>>
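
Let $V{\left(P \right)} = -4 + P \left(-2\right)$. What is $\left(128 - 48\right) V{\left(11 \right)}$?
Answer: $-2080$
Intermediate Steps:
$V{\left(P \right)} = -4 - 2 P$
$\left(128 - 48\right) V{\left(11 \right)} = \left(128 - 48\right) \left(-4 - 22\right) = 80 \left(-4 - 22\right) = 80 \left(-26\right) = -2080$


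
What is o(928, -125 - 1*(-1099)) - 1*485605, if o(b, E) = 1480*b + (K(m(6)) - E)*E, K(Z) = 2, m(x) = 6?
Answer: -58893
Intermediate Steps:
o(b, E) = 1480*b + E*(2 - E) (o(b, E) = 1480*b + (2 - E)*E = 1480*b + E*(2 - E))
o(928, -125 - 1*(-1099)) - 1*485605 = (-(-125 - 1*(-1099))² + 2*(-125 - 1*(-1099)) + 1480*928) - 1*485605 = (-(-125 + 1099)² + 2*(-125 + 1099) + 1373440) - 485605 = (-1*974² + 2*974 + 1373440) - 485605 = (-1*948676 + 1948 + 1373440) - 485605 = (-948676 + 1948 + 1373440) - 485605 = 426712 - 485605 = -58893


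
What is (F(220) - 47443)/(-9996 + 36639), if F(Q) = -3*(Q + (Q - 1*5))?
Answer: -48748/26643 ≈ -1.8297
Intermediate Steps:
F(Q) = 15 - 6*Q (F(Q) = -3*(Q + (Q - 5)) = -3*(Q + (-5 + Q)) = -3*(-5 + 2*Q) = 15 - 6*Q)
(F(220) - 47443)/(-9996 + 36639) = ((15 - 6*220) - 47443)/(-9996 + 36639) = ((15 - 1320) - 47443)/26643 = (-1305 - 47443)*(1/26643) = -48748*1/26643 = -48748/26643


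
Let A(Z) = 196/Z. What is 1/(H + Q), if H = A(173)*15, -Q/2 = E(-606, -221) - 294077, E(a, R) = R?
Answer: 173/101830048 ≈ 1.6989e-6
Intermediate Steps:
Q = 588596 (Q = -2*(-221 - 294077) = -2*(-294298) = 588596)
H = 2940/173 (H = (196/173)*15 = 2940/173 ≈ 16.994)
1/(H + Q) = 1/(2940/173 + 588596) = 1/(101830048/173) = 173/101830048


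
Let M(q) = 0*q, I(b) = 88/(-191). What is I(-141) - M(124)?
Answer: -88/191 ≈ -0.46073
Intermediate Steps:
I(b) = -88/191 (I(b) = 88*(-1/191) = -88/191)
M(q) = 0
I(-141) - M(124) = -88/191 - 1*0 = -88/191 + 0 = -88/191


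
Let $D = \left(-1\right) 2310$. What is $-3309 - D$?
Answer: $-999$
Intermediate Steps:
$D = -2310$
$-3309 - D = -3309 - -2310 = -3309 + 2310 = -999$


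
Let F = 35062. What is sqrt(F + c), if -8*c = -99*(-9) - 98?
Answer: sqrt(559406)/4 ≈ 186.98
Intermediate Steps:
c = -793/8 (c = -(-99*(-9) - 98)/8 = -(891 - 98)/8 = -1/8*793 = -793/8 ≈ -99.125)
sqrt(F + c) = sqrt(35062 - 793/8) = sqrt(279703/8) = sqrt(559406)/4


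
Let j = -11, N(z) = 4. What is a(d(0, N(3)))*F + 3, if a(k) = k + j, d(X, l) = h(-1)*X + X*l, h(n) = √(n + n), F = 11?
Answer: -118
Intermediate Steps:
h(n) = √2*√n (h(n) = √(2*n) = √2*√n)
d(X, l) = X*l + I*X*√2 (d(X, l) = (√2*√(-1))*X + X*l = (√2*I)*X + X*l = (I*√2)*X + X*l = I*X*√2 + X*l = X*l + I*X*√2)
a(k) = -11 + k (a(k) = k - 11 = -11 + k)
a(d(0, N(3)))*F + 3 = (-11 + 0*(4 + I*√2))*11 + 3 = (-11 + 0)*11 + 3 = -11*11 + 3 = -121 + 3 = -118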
<<
>>
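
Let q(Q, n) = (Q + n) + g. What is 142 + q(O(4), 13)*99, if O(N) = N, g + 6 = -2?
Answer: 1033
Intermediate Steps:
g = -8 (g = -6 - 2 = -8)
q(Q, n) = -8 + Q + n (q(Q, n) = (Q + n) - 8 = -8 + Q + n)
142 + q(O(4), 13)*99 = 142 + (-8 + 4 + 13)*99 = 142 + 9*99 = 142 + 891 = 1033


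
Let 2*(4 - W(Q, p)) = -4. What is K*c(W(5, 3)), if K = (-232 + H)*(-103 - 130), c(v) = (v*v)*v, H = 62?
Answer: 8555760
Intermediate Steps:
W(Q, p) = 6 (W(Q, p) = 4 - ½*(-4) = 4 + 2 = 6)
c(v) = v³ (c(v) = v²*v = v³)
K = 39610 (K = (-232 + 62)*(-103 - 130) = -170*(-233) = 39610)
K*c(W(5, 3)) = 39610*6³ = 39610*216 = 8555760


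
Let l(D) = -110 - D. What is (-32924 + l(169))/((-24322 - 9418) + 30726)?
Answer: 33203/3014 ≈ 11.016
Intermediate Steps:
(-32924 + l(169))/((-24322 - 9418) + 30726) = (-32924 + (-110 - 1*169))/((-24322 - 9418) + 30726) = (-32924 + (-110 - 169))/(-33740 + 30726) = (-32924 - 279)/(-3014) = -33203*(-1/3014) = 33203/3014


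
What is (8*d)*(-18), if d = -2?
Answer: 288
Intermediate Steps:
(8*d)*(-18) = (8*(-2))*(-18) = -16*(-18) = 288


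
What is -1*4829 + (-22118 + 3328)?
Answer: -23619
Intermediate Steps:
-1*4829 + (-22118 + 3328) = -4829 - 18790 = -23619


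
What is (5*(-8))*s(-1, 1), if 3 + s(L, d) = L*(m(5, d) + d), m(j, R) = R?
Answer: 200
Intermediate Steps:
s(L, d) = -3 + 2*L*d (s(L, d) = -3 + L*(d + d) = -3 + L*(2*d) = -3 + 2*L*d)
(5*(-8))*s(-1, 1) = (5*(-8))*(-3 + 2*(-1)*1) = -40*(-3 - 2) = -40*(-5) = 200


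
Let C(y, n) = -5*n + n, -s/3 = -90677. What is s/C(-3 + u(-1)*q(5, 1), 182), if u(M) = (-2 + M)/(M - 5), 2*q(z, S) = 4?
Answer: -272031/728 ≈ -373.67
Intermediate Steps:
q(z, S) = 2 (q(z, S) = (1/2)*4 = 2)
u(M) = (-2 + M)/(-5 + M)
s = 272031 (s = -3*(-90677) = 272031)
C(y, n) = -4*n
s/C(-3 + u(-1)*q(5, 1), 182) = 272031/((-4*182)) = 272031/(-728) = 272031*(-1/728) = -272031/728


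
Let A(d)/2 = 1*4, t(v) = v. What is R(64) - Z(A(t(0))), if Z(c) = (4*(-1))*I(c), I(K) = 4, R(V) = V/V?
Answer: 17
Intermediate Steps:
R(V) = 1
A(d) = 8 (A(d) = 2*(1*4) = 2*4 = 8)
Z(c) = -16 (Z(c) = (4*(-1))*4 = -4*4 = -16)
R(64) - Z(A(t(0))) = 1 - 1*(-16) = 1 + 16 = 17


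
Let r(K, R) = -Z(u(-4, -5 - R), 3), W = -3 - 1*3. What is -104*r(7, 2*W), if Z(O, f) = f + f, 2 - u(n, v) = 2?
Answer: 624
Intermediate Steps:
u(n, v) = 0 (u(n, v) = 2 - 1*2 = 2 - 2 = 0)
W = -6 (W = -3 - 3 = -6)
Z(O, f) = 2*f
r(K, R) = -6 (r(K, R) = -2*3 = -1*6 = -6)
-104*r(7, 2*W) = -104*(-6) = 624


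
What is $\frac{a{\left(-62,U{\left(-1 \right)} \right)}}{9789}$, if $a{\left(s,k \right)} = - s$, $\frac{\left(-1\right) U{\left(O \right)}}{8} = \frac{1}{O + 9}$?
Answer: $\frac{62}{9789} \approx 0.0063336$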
<<
>>
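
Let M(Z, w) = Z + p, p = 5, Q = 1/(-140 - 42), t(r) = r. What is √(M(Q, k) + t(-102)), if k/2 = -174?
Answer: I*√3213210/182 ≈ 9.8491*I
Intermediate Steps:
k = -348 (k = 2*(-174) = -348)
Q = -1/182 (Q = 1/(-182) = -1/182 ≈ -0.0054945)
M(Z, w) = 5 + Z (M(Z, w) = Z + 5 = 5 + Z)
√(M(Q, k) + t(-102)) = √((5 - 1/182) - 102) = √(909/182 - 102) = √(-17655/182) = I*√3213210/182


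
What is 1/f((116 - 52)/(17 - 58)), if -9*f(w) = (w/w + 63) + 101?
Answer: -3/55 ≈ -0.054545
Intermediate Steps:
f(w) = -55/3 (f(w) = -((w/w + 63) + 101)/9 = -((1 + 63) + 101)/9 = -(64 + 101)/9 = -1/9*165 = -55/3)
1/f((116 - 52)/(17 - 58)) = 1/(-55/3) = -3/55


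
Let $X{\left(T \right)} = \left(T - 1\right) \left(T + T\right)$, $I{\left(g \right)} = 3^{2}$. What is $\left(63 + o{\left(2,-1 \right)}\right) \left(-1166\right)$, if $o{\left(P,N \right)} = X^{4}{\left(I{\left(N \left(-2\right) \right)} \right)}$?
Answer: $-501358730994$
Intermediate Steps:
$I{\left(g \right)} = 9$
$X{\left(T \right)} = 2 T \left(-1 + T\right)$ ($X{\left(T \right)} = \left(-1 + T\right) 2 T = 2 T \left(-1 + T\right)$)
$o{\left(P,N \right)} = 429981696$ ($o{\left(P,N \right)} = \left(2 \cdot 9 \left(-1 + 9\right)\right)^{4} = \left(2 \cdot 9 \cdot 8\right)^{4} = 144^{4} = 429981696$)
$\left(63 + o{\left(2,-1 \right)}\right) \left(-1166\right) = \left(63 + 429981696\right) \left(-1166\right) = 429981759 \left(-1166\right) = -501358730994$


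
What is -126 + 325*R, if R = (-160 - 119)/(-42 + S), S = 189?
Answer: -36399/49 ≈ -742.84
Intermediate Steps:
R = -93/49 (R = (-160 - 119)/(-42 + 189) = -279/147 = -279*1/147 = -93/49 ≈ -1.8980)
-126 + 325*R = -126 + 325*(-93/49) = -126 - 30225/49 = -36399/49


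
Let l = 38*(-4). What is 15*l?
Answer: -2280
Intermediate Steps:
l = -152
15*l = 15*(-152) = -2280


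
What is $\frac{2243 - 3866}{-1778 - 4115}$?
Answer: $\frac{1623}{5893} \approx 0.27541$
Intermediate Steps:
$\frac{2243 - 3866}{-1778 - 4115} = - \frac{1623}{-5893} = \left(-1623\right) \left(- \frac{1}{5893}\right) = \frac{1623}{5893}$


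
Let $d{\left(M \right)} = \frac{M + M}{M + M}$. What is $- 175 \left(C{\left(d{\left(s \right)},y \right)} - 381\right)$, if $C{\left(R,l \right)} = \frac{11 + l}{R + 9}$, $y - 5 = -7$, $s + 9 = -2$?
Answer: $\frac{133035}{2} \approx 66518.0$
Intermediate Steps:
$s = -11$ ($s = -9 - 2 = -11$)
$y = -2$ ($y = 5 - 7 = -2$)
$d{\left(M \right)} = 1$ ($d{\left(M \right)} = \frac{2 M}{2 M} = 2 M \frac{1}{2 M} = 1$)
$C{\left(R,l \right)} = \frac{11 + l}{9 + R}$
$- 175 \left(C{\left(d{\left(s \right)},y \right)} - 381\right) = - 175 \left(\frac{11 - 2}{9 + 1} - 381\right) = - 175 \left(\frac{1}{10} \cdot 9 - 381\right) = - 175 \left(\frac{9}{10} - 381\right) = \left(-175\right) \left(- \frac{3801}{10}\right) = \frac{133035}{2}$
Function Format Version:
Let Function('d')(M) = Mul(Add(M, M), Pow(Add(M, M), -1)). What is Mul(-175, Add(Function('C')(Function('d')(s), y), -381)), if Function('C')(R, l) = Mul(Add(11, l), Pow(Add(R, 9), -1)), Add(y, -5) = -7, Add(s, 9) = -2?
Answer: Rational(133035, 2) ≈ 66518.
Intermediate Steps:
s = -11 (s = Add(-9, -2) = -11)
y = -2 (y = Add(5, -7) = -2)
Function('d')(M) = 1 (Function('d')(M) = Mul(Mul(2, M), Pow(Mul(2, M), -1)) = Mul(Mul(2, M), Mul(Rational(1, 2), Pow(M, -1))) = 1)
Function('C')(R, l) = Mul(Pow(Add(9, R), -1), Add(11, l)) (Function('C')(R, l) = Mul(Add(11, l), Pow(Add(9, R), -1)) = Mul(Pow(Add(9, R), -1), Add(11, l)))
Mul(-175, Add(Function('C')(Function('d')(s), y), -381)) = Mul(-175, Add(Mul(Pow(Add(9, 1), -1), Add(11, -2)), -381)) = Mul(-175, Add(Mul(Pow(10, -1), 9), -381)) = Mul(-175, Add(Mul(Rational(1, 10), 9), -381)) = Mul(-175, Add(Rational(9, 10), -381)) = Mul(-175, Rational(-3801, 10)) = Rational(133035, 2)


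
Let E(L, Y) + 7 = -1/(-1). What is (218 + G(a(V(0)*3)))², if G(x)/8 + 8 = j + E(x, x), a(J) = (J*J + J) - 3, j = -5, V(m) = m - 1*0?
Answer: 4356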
<<
## The problem
Using the data above, reproduce exactly the lines from the line that contains "P \left(-2\right)$. What" through the line that contains "Answer: -58893", including both.

## Answer for this exercise
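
Let $V{\left(P \right)} = -4 + P \left(-2\right)$. What is $\left(128 - 48\right) V{\left(11 \right)}$?
Answer: $-2080$
Intermediate Steps:
$V{\left(P \right)} = -4 - 2 P$
$\left(128 - 48\right) V{\left(11 \right)} = \left(128 - 48\right) \left(-4 - 22\right) = 80 \left(-4 - 22\right) = 80 \left(-26\right) = -2080$


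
What is o(928, -125 - 1*(-1099)) - 1*485605, if o(b, E) = 1480*b + (K(m(6)) - E)*E, K(Z) = 2, m(x) = 6?
Answer: -58893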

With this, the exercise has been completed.